[LISTED ENTRIES Boundary: Start]

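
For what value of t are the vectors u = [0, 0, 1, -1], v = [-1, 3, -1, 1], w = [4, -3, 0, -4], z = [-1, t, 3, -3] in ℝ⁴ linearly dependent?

t = 3

The vectors are dependent exactly when the determinant of the matrix with rows u, v, w, z vanishes.
Expanding, det = 12 - 4*t.
Setting this to zero gives t = 3.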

[LISTED ENTRIES Boundary: End]

**WHAT THE TASK REQUIRES:**
Set down all of the data above, word for word.

**SOLVED PROBLEM:**
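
For what value of t are the vectors u = [0, 0, 1, -1], v = [-1, 3, -1, 1], w = [4, -3, 0, -4], z = [-1, t, 3, -3] in ℝ⁴ linearly dependent?

t = 3

The vectors are dependent exactly when the determinant of the matrix with rows u, v, w, z vanishes.
Expanding, det = 12 - 4*t.
Setting this to zero gives t = 3.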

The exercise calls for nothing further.